▶ _TASK DATA_:
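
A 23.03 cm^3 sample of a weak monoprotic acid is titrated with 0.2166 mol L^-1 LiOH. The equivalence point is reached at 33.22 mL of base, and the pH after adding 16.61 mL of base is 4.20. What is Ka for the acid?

16.61 mL is half of the equivalence volume, so this is the half-equivalence point where [HA] = [A^-].
At half-equivalence pH = pKa, so pKa = 4.20.
Ka = 10^(-4.20) = 6.3 x 10^-5.

6.3 x 10^-5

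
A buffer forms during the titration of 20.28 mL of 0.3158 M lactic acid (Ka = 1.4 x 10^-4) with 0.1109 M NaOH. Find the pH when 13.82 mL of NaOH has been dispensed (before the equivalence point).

Initial n(HC3H5O3) = 0.3158 x 0.02028 = 0.006404 mol.
n(NaOH) added = 0.1109 x 0.01382 = 0.001533 mol, converting that many moles of HC3H5O3 to C3H5O3-.
Remaining n(HC3H5O3) = 0.004872 mol; n(C3H5O3-) = 0.001533 mol.
By Henderson-Hasselbalch, pH = pKa + log([A^-]/[HA]) = 3.85 + log(0.001533/0.004872) = 3.85 + (-0.50) = 3.35.

3.35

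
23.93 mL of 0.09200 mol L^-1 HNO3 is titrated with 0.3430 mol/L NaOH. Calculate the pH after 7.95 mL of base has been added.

n(acid) = 0.09200 x 0.02393 = 0.002202 mol; n(NaOH) added = 0.3430 x 0.007950 = 0.002727 mol.
Base is in excess by 0.002727 - 0.002202 = 0.0005253 mol in a total volume of 0.03188 L.
[OH^-] = 0.0005253/0.03188 = 0.01648 M, so pOH = 1.78 and pH = 14.00 - 1.78 = 12.22.

12.22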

▶ _WHAT THE TASK ASKS_:
Once you have read the entries, reproduce each one exactly.

▶ _ANSWER BOX_:
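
A 23.03 cm^3 sample of a weak monoprotic acid is titrated with 0.2166 mol L^-1 LiOH. The equivalence point is reached at 33.22 mL of base, and the pH after adding 16.61 mL of base is 4.20. What is Ka for the acid?

16.61 mL is half of the equivalence volume, so this is the half-equivalence point where [HA] = [A^-].
At half-equivalence pH = pKa, so pKa = 4.20.
Ka = 10^(-4.20) = 6.3 x 10^-5.

6.3 x 10^-5

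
A buffer forms during the titration of 20.28 mL of 0.3158 M lactic acid (Ka = 1.4 x 10^-4) with 0.1109 M NaOH. Find the pH when 13.82 mL of NaOH has been dispensed (before the equivalence point).

Initial n(HC3H5O3) = 0.3158 x 0.02028 = 0.006404 mol.
n(NaOH) added = 0.1109 x 0.01382 = 0.001533 mol, converting that many moles of HC3H5O3 to C3H5O3-.
Remaining n(HC3H5O3) = 0.004872 mol; n(C3H5O3-) = 0.001533 mol.
By Henderson-Hasselbalch, pH = pKa + log([A^-]/[HA]) = 3.85 + log(0.001533/0.004872) = 3.85 + (-0.50) = 3.35.

3.35

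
23.93 mL of 0.09200 mol L^-1 HNO3 is titrated with 0.3430 mol/L NaOH. Calculate the pH after 7.95 mL of base has been added.

n(acid) = 0.09200 x 0.02393 = 0.002202 mol; n(NaOH) added = 0.3430 x 0.007950 = 0.002727 mol.
Base is in excess by 0.002727 - 0.002202 = 0.0005253 mol in a total volume of 0.03188 L.
[OH^-] = 0.0005253/0.03188 = 0.01648 M, so pOH = 1.78 and pH = 14.00 - 1.78 = 12.22.

12.22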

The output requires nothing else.